» **Exercise prompt**: Begin at the line below that has "Initial main memory: L0=90, L1=20, L2=40." and stop after the line that has "22. P1: store L0 := 94". Please restate only those lines, word for word.

*** Opening of Records for this exercise ***

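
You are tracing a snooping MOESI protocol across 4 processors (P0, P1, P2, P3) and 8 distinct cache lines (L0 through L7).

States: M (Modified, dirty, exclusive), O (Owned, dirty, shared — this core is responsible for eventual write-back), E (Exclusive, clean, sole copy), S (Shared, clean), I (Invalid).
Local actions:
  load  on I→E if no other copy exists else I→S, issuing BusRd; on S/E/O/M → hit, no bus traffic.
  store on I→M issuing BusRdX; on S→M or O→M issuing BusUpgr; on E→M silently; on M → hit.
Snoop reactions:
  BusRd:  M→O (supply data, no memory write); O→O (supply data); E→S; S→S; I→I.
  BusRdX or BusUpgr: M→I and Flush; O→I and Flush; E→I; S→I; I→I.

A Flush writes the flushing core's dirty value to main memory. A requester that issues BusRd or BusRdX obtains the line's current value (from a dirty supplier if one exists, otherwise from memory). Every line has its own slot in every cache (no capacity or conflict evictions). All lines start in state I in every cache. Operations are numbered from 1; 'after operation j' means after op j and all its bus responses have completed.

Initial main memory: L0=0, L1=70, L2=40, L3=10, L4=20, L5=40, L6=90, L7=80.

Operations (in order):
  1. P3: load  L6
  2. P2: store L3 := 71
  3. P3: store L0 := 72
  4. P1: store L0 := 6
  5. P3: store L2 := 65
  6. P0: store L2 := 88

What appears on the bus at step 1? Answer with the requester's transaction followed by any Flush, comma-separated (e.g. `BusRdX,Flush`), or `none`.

bus = BusRd

1. P3: load  L6  bus=[BusRd]  L6: P0=I P1=I P2=I P3=E  mem[L6]=90
2. P2: store L3 := 71  bus=[BusRdX]  L3: P0=I P1=I P2=M P3=I  mem[L3]=10
3. P3: store L0 := 72  bus=[BusRdX]  L0: P0=I P1=I P2=I P3=M  mem[L0]=0
4. P1: store L0 := 6  bus=[BusRdX,Flush]  L0: P0=I P1=M P2=I P3=I  mem[L0]=72
5. P3: store L2 := 65  bus=[BusRdX]  L2: P0=I P1=I P2=I P3=M  mem[L2]=40
6. P0: store L2 := 88  bus=[BusRdX,Flush]  L2: P0=M P1=I P2=I P3=I  mem[L2]=65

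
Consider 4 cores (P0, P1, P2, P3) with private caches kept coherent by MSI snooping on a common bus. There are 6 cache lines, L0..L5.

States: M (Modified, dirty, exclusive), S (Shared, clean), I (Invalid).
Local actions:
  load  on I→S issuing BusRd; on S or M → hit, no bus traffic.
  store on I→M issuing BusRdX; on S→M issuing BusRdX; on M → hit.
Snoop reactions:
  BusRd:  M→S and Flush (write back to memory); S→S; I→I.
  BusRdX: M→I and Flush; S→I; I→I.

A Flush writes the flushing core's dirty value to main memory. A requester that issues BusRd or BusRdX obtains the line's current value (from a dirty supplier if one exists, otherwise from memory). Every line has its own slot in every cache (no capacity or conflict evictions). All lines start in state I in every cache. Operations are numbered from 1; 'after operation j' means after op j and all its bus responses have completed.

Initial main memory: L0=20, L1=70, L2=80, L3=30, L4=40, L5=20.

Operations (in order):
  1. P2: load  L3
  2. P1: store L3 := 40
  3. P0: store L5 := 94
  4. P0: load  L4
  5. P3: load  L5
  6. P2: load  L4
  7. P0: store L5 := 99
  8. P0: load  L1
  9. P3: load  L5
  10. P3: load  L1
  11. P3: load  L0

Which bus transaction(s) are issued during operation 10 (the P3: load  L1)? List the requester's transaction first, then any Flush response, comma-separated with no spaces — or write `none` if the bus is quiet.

[1] P2: load  L3 | P0:I, P1:I, P2:S(30), P3:I | bus: BusRd
[2] P1: store L3 := 40 | P0:I, P1:M(40), P2:I, P3:I | bus: BusRdX
[3] P0: store L5 := 94 | P0:M(94), P1:I, P2:I, P3:I | bus: BusRdX
[4] P0: load  L4 | P0:S(40), P1:I, P2:I, P3:I | bus: BusRd
[5] P3: load  L5 | P0:S(94), P1:I, P2:I, P3:S(94) | bus: BusRd,Flush
[6] P2: load  L4 | P0:S(40), P1:I, P2:S(40), P3:I | bus: BusRd
[7] P0: store L5 := 99 | P0:M(99), P1:I, P2:I, P3:I | bus: BusRdX
[8] P0: load  L1 | P0:S(70), P1:I, P2:I, P3:I | bus: BusRd
[9] P3: load  L5 | P0:S(99), P1:I, P2:I, P3:S(99) | bus: BusRd,Flush
[10] P3: load  L1 | P0:S(70), P1:I, P2:I, P3:S(70) | bus: BusRd
[11] P3: load  L0 | P0:I, P1:I, P2:I, P3:S(20) | bus: BusRd

bus = BusRd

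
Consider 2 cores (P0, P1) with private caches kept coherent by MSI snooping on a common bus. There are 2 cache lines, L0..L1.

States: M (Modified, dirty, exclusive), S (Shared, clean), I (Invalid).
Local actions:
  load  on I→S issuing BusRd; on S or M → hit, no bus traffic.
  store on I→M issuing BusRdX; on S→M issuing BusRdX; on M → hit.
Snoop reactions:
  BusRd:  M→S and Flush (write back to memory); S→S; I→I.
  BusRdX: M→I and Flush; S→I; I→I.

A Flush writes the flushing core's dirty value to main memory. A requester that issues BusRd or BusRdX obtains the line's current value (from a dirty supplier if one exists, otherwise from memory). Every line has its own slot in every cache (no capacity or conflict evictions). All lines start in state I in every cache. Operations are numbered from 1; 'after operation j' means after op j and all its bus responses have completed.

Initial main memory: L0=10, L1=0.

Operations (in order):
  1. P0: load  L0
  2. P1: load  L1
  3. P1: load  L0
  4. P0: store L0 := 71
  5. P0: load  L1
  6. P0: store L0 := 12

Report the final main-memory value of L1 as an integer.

[1] P0: load  L0 | P0:S(10), P1:I | bus: BusRd
[2] P1: load  L1 | P0:I, P1:S(0) | bus: BusRd
[3] P1: load  L0 | P0:S(10), P1:S(10) | bus: BusRd
[4] P0: store L0 := 71 | P0:M(71), P1:I | bus: BusRdX
[5] P0: load  L1 | P0:S(0), P1:S(0) | bus: BusRd
[6] P0: store L0 := 12 | P0:M(12), P1:I | bus: none

memory[L1] = 0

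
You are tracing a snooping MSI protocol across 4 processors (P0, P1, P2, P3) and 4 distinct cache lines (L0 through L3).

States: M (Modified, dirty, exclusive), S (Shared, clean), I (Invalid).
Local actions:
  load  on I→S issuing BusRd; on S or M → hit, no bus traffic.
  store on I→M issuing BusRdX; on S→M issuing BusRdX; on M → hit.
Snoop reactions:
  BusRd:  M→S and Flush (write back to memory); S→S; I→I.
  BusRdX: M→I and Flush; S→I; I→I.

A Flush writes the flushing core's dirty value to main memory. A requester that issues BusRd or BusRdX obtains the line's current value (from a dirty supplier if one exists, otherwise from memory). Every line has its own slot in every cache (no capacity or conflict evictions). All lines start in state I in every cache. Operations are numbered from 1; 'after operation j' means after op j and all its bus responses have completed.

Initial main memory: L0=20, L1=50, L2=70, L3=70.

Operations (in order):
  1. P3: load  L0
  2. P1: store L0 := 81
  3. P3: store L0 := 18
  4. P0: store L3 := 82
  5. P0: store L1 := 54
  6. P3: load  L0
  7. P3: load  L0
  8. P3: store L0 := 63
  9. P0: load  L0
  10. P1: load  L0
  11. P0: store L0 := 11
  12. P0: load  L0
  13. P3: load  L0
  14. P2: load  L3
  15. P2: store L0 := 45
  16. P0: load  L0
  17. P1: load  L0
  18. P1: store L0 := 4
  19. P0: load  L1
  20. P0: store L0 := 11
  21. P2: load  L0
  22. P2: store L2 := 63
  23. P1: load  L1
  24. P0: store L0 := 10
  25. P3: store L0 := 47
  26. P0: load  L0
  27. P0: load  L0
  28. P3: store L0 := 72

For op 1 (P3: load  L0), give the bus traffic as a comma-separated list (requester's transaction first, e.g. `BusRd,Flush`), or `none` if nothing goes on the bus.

bus = BusRd

  op1 P3: load  L0 → I/I/I/S on L0; bus BusRd; mem=20
  op2 P1: store L0 := 81 → I/M/I/I on L0; bus BusRdX; mem=20
  op3 P3: store L0 := 18 → I/I/I/M on L0; bus BusRdX Flush; mem=81
  op4 P0: store L3 := 82 → M/I/I/I on L3; bus BusRdX; mem=70
  op5 P0: store L1 := 54 → M/I/I/I on L1; bus BusRdX; mem=50
  op6 P3: load  L0 → I/I/I/M on L0; bus (none); mem=81
  op7 P3: load  L0 → I/I/I/M on L0; bus (none); mem=81
  op8 P3: store L0 := 63 → I/I/I/M on L0; bus (none); mem=81
  op9 P0: load  L0 → S/I/I/S on L0; bus BusRd Flush; mem=63
  op10 P1: load  L0 → S/S/I/S on L0; bus BusRd; mem=63
  op11 P0: store L0 := 11 → M/I/I/I on L0; bus BusRdX; mem=63
  op12 P0: load  L0 → M/I/I/I on L0; bus (none); mem=63
  op13 P3: load  L0 → S/I/I/S on L0; bus BusRd Flush; mem=11
  op14 P2: load  L3 → S/I/S/I on L3; bus BusRd Flush; mem=82
  op15 P2: store L0 := 45 → I/I/M/I on L0; bus BusRdX; mem=11
  op16 P0: load  L0 → S/I/S/I on L0; bus BusRd Flush; mem=45
  op17 P1: load  L0 → S/S/S/I on L0; bus BusRd; mem=45
  op18 P1: store L0 := 4 → I/M/I/I on L0; bus BusRdX; mem=45
  op19 P0: load  L1 → M/I/I/I on L1; bus (none); mem=50
  op20 P0: store L0 := 11 → M/I/I/I on L0; bus BusRdX Flush; mem=4
  op21 P2: load  L0 → S/I/S/I on L0; bus BusRd Flush; mem=11
  op22 P2: store L2 := 63 → I/I/M/I on L2; bus BusRdX; mem=70
  op23 P1: load  L1 → S/S/I/I on L1; bus BusRd Flush; mem=54
  op24 P0: store L0 := 10 → M/I/I/I on L0; bus BusRdX; mem=11
  op25 P3: store L0 := 47 → I/I/I/M on L0; bus BusRdX Flush; mem=10
  op26 P0: load  L0 → S/I/I/S on L0; bus BusRd Flush; mem=47
  op27 P0: load  L0 → S/I/I/S on L0; bus (none); mem=47
  op28 P3: store L0 := 72 → I/I/I/M on L0; bus BusRdX; mem=47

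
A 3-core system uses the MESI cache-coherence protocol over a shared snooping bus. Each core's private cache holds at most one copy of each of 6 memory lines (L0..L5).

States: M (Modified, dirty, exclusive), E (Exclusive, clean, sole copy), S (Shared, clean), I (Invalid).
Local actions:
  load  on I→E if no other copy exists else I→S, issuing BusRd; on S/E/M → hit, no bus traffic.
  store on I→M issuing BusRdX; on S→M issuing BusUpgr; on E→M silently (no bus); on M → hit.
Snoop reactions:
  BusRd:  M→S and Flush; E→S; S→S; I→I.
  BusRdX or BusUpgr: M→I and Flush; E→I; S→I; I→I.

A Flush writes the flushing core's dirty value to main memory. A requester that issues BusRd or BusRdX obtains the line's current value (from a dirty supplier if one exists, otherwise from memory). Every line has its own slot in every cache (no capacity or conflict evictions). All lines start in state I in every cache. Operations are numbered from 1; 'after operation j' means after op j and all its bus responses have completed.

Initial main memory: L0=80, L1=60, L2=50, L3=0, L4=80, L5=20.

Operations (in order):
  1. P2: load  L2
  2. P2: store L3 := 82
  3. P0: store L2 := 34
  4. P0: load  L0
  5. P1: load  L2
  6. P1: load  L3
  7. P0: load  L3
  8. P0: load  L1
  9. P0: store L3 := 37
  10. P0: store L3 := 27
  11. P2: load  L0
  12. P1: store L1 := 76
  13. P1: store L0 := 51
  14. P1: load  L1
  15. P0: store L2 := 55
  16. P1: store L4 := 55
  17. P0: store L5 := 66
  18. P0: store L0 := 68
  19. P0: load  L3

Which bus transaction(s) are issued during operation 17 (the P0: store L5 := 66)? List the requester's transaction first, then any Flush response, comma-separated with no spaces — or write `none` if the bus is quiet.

[1] P2: load  L2 | P0:I, P1:I, P2:E(50) | bus: BusRd
[2] P2: store L3 := 82 | P0:I, P1:I, P2:M(82) | bus: BusRdX
[3] P0: store L2 := 34 | P0:M(34), P1:I, P2:I | bus: BusRdX
[4] P0: load  L0 | P0:E(80), P1:I, P2:I | bus: BusRd
[5] P1: load  L2 | P0:S(34), P1:S(34), P2:I | bus: BusRd,Flush
[6] P1: load  L3 | P0:I, P1:S(82), P2:S(82) | bus: BusRd,Flush
[7] P0: load  L3 | P0:S(82), P1:S(82), P2:S(82) | bus: BusRd
[8] P0: load  L1 | P0:E(60), P1:I, P2:I | bus: BusRd
[9] P0: store L3 := 37 | P0:M(37), P1:I, P2:I | bus: BusUpgr
[10] P0: store L3 := 27 | P0:M(27), P1:I, P2:I | bus: none
[11] P2: load  L0 | P0:S(80), P1:I, P2:S(80) | bus: BusRd
[12] P1: store L1 := 76 | P0:I, P1:M(76), P2:I | bus: BusRdX
[13] P1: store L0 := 51 | P0:I, P1:M(51), P2:I | bus: BusRdX
[14] P1: load  L1 | P0:I, P1:M(76), P2:I | bus: none
[15] P0: store L2 := 55 | P0:M(55), P1:I, P2:I | bus: BusUpgr
[16] P1: store L4 := 55 | P0:I, P1:M(55), P2:I | bus: BusRdX
[17] P0: store L5 := 66 | P0:M(66), P1:I, P2:I | bus: BusRdX
[18] P0: store L0 := 68 | P0:M(68), P1:I, P2:I | bus: BusRdX,Flush
[19] P0: load  L3 | P0:M(27), P1:I, P2:I | bus: none

bus = BusRdX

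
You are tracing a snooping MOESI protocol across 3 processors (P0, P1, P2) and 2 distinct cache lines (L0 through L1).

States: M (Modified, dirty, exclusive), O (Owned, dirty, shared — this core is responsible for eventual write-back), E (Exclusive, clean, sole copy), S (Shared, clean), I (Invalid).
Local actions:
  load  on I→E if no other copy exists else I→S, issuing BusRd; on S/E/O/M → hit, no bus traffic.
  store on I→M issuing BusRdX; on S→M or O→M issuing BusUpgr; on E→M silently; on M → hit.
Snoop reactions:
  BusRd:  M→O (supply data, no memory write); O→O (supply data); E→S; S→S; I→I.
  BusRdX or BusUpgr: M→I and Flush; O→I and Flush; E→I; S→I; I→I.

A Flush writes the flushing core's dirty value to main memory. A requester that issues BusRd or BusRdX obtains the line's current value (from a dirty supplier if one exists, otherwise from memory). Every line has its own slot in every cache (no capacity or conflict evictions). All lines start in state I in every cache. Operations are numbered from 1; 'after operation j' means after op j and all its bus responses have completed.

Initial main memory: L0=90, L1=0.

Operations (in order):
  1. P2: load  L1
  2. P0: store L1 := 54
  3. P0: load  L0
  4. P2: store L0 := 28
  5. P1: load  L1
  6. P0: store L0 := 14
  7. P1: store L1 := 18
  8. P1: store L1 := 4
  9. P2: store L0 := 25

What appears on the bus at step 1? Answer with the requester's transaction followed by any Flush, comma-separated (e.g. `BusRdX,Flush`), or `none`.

bus = BusRd

[1] P2: load  L1 | P0:I, P1:I, P2:E(0) | bus: BusRd
[2] P0: store L1 := 54 | P0:M(54), P1:I, P2:I | bus: BusRdX
[3] P0: load  L0 | P0:E(90), P1:I, P2:I | bus: BusRd
[4] P2: store L0 := 28 | P0:I, P1:I, P2:M(28) | bus: BusRdX
[5] P1: load  L1 | P0:O(54), P1:S(54), P2:I | bus: BusRd
[6] P0: store L0 := 14 | P0:M(14), P1:I, P2:I | bus: BusRdX,Flush
[7] P1: store L1 := 18 | P0:I, P1:M(18), P2:I | bus: BusUpgr,Flush
[8] P1: store L1 := 4 | P0:I, P1:M(4), P2:I | bus: none
[9] P2: store L0 := 25 | P0:I, P1:I, P2:M(25) | bus: BusRdX,Flush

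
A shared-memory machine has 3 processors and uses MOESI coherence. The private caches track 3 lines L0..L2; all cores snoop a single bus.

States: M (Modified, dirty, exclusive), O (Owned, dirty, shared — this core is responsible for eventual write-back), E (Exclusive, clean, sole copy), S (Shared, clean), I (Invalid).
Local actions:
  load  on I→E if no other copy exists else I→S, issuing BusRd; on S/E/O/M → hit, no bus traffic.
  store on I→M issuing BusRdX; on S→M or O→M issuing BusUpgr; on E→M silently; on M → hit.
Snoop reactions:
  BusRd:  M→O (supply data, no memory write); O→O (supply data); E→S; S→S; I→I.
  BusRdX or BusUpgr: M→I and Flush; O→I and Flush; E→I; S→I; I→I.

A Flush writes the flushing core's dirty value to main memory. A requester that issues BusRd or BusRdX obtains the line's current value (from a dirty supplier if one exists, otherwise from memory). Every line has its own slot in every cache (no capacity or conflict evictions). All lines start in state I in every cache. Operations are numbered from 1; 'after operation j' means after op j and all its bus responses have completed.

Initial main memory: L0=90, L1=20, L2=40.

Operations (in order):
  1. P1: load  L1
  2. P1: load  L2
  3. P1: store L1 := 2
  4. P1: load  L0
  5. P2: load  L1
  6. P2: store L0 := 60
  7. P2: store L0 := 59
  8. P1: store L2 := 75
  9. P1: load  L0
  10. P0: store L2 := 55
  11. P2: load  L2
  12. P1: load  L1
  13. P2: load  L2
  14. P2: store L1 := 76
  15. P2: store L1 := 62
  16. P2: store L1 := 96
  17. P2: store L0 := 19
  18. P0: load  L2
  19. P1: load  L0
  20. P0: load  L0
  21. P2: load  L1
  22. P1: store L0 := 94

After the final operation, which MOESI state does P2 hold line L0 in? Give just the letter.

state = I

step 1: P1: load  L1  ⟶  IEI  (L1)  txn=BusRd  M[L1]=20
step 2: P1: load  L2  ⟶  IEI  (L2)  txn=BusRd  M[L2]=40
step 3: P1: store L1 := 2  ⟶  IMI  (L1)  txn=∅  M[L1]=20
step 4: P1: load  L0  ⟶  IEI  (L0)  txn=BusRd  M[L0]=90
step 5: P2: load  L1  ⟶  IOS  (L1)  txn=BusRd  M[L1]=20
step 6: P2: store L0 := 60  ⟶  IIM  (L0)  txn=BusRdX  M[L0]=90
step 7: P2: store L0 := 59  ⟶  IIM  (L0)  txn=∅  M[L0]=90
step 8: P1: store L2 := 75  ⟶  IMI  (L2)  txn=∅  M[L2]=40
step 9: P1: load  L0  ⟶  ISO  (L0)  txn=BusRd  M[L0]=90
step 10: P0: store L2 := 55  ⟶  MII  (L2)  txn=BusRdX+Flush  M[L2]=75
step 11: P2: load  L2  ⟶  OIS  (L2)  txn=BusRd  M[L2]=75
step 12: P1: load  L1  ⟶  IOS  (L1)  txn=∅  M[L1]=20
step 13: P2: load  L2  ⟶  OIS  (L2)  txn=∅  M[L2]=75
step 14: P2: store L1 := 76  ⟶  IIM  (L1)  txn=BusUpgr+Flush  M[L1]=2
step 15: P2: store L1 := 62  ⟶  IIM  (L1)  txn=∅  M[L1]=2
step 16: P2: store L1 := 96  ⟶  IIM  (L1)  txn=∅  M[L1]=2
step 17: P2: store L0 := 19  ⟶  IIM  (L0)  txn=BusUpgr  M[L0]=90
step 18: P0: load  L2  ⟶  OIS  (L2)  txn=∅  M[L2]=75
step 19: P1: load  L0  ⟶  ISO  (L0)  txn=BusRd  M[L0]=90
step 20: P0: load  L0  ⟶  SSO  (L0)  txn=BusRd  M[L0]=90
step 21: P2: load  L1  ⟶  IIM  (L1)  txn=∅  M[L1]=2
step 22: P1: store L0 := 94  ⟶  IMI  (L0)  txn=BusUpgr+Flush  M[L0]=19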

*** Close of Records for this exercise ***

» **Your response**:
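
Initial main memory: L0=90, L1=20, L2=40.

Operations (in order):
  1. P1: load  L1
  2. P1: load  L2
  3. P1: store L1 := 2
  4. P1: load  L0
  5. P2: load  L1
  6. P2: store L0 := 60
  7. P2: store L0 := 59
  8. P1: store L2 := 75
  9. P1: load  L0
  10. P0: store L2 := 55
  11. P2: load  L2
  12. P1: load  L1
  13. P2: load  L2
  14. P2: store L1 := 76
  15. P2: store L1 := 62
  16. P2: store L1 := 96
  17. P2: store L0 := 19
  18. P0: load  L2
  19. P1: load  L0
  20. P0: load  L0
  21. P2: load  L1
  22. P1: store L0 := 94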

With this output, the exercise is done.